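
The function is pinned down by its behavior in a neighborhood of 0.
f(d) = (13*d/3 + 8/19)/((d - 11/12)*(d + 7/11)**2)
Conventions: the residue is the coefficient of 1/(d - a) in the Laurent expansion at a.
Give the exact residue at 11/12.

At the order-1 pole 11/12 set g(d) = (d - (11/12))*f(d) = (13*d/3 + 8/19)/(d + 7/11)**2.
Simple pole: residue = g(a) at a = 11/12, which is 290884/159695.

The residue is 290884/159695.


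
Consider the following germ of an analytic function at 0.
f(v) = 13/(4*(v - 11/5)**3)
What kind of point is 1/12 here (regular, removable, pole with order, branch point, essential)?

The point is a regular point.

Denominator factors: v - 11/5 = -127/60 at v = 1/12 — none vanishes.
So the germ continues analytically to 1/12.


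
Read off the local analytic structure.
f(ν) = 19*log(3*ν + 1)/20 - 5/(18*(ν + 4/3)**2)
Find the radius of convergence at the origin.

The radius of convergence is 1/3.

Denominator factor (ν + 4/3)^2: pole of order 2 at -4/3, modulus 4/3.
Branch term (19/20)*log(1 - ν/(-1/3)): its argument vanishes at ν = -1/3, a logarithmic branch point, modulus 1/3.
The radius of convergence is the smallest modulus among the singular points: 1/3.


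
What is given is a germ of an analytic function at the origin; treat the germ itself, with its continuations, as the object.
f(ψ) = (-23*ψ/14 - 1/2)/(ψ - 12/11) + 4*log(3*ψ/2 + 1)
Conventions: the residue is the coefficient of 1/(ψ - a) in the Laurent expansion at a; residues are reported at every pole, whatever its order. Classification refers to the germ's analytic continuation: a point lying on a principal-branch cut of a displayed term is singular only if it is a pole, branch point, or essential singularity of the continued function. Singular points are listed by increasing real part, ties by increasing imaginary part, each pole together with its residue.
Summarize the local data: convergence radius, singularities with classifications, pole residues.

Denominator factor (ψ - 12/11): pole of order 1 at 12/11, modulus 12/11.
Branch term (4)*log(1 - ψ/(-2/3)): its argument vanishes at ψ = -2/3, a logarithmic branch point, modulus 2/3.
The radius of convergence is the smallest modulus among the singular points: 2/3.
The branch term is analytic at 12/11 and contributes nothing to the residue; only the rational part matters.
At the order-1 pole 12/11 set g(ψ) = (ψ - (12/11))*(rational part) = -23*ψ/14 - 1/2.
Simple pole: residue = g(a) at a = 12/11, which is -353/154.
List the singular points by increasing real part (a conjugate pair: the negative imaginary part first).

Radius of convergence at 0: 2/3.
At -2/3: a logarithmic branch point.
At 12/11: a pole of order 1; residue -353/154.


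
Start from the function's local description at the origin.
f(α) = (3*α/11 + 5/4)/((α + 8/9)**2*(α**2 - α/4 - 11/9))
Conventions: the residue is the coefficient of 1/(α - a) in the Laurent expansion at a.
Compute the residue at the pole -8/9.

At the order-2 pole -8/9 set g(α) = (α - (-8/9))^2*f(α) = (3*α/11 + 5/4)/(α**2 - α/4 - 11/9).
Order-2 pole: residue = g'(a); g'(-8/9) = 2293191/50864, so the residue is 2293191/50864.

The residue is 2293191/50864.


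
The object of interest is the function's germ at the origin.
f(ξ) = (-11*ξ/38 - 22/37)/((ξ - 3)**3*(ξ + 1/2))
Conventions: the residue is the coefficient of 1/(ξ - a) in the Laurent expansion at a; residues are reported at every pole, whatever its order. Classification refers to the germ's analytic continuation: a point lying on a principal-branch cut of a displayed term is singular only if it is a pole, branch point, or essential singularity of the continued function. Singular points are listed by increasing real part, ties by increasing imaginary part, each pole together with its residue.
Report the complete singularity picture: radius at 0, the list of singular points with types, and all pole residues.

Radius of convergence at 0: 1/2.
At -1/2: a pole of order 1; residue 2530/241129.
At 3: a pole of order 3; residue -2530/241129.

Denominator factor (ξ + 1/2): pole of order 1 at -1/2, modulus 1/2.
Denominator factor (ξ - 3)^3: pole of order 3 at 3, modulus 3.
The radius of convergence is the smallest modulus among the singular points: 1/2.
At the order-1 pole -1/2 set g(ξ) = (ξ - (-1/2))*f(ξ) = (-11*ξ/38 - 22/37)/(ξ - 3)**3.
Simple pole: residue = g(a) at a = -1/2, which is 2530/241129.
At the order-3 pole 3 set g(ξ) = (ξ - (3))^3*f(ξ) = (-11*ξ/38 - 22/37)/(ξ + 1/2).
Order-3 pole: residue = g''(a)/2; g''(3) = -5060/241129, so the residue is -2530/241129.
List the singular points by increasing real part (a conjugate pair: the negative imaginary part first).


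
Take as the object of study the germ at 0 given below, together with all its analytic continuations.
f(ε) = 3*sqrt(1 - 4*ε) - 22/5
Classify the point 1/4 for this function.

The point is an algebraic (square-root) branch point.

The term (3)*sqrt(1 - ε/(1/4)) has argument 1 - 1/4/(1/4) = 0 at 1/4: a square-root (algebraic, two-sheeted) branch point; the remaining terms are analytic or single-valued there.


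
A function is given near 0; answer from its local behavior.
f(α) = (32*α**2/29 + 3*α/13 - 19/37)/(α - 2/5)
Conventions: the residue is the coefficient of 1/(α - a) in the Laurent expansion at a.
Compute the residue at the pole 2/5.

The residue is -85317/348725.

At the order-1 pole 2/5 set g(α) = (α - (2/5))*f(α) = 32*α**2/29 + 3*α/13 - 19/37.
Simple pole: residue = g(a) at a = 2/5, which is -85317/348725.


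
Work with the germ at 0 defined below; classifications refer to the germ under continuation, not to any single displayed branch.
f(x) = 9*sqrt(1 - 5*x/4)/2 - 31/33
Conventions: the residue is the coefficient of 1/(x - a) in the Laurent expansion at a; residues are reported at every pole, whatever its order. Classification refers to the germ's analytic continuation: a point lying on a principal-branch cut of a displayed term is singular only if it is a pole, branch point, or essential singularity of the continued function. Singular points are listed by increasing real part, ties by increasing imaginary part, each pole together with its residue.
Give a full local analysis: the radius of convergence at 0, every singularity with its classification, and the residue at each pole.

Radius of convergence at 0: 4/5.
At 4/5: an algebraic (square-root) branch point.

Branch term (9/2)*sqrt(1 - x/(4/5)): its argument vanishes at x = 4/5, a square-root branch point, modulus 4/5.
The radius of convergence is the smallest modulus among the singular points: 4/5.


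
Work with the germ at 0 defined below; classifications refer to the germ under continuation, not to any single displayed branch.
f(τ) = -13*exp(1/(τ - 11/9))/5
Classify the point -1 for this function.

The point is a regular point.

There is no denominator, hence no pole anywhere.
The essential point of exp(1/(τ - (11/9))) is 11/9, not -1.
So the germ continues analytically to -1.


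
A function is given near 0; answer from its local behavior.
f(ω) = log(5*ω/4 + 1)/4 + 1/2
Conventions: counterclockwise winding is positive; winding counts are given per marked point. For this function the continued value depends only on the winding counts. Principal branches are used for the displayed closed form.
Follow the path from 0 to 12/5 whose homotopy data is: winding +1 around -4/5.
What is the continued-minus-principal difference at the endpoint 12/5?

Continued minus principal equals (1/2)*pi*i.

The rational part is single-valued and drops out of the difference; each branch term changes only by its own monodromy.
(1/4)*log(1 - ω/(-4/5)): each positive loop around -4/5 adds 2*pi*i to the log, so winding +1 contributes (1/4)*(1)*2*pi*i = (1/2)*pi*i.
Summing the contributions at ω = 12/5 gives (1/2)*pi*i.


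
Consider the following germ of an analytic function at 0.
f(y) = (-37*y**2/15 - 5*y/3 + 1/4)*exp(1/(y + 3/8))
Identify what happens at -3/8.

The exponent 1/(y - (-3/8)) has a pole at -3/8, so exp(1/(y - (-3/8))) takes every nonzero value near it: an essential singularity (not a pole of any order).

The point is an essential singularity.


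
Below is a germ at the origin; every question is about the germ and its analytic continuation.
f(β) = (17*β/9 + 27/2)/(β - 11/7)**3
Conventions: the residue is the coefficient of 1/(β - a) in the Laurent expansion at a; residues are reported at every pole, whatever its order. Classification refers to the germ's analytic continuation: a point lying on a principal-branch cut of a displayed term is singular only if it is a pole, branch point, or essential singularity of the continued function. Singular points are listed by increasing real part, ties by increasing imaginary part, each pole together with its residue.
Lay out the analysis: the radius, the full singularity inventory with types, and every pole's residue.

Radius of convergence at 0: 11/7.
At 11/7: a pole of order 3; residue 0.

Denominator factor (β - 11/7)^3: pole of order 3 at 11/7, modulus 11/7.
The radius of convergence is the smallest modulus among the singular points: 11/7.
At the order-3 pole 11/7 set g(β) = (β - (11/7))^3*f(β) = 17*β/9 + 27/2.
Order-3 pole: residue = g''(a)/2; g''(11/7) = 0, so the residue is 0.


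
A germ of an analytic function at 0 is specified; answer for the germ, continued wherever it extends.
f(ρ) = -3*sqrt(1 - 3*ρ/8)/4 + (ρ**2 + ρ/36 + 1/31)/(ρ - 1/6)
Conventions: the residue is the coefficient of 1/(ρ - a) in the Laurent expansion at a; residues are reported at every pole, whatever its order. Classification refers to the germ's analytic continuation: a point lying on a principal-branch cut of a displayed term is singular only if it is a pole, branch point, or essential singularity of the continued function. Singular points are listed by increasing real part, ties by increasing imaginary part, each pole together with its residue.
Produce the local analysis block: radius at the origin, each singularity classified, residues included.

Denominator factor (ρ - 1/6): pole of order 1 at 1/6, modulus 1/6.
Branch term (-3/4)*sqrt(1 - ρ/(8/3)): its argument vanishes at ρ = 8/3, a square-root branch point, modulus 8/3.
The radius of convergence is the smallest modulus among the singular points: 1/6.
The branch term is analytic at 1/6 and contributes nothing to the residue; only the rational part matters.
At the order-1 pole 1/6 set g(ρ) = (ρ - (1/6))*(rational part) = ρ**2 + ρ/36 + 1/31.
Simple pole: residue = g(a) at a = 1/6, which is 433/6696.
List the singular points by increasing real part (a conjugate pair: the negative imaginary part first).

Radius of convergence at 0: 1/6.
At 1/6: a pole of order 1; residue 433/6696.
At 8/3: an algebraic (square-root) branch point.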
===============
What needs to be done ▸ Restate word for word the entries above, starting at the line with "Compute the residue at the pole 2/5." and ending at the line with "Conventions: the residue is the coefficient of 1/(x", inclusive, and no others.

Response area ▸
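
Compute the residue at the pole 2/5.

The residue is -85317/348725.

At the order-1 pole 2/5 set g(α) = (α - (2/5))*f(α) = 32*α**2/29 + 3*α/13 - 19/37.
Simple pole: residue = g(a) at a = 2/5, which is -85317/348725.


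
Work with the germ at 0 defined below; classifications refer to the germ under continuation, not to any single displayed branch.
f(x) = 9*sqrt(1 - 5*x/4)/2 - 31/33
Conventions: the residue is the coefficient of 1/(x - a) in the Laurent expansion at a; residues are reported at every pole, whatever its order. Classification refers to the germ's analytic continuation: a point lying on a principal-branch cut of a displayed term is singular only if it is a pole, branch point, or essential singularity of the continued function. Singular points are listed by increasing real part, ties by increasing imaginary part, each pole together with its residue.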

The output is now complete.